* **Working data**:
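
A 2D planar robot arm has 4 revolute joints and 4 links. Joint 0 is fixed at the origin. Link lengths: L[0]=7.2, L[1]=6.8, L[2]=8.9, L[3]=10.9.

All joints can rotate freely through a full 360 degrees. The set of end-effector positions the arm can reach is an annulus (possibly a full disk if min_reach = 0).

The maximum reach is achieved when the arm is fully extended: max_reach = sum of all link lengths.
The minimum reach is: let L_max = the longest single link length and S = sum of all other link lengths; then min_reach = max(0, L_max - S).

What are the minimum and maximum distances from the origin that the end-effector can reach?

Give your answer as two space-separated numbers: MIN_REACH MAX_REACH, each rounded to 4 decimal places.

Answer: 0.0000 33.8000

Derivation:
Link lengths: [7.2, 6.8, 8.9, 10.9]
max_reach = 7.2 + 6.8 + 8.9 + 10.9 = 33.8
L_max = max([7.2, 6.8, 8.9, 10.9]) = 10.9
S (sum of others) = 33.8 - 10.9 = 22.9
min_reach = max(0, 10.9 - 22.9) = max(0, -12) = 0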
---
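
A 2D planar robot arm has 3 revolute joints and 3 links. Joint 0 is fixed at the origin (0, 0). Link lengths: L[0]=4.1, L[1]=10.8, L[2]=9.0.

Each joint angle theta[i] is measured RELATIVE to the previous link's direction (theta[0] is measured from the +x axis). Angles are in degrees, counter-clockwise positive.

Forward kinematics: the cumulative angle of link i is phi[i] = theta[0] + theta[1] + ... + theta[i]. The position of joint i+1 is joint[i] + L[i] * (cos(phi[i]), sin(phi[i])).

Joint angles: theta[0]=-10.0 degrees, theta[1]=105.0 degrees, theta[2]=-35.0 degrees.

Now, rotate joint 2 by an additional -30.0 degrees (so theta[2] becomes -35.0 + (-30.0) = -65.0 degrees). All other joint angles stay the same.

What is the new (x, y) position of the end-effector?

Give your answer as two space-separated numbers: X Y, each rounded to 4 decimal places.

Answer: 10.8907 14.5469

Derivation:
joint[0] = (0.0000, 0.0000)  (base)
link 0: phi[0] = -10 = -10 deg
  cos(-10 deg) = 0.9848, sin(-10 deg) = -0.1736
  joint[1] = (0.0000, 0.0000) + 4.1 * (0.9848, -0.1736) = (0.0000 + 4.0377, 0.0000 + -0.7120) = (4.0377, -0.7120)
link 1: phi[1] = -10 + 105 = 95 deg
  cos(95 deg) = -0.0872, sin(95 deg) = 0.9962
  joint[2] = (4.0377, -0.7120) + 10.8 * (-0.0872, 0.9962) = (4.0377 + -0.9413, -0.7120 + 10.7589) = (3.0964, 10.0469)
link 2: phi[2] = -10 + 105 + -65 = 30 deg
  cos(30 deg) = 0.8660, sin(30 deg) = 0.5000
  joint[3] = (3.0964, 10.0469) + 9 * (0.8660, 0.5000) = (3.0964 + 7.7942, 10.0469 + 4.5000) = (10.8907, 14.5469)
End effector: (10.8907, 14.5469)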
--
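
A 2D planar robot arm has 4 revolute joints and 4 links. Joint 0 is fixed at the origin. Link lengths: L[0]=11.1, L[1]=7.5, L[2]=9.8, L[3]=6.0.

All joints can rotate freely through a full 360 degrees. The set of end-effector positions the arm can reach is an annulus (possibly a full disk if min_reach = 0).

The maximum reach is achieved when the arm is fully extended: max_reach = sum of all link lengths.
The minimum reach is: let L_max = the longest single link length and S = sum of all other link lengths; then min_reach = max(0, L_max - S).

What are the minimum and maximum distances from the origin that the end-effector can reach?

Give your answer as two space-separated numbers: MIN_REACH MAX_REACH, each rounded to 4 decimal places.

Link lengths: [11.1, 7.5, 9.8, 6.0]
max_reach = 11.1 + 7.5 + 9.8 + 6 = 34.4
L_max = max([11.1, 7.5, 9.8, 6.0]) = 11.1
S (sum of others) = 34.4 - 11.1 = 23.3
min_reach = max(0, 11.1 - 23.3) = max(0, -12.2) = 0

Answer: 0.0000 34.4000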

* **Exercise details**:
If a line in the material above contains "revolute", show that line.

* **Solution for this problem**:
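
A 2D planar robot arm has 4 revolute joints and 4 links. Joint 0 is fixed at the origin. Link lengths: L[0]=7.2, L[1]=6.8, L[2]=8.9, L[3]=10.9.
A 2D planar robot arm has 3 revolute joints and 3 links. Joint 0 is fixed at the origin (0, 0). Link lengths: L[0]=4.1, L[1]=10.8, L[2]=9.0.
A 2D planar robot arm has 4 revolute joints and 4 links. Joint 0 is fixed at the origin. Link lengths: L[0]=11.1, L[1]=7.5, L[2]=9.8, L[3]=6.0.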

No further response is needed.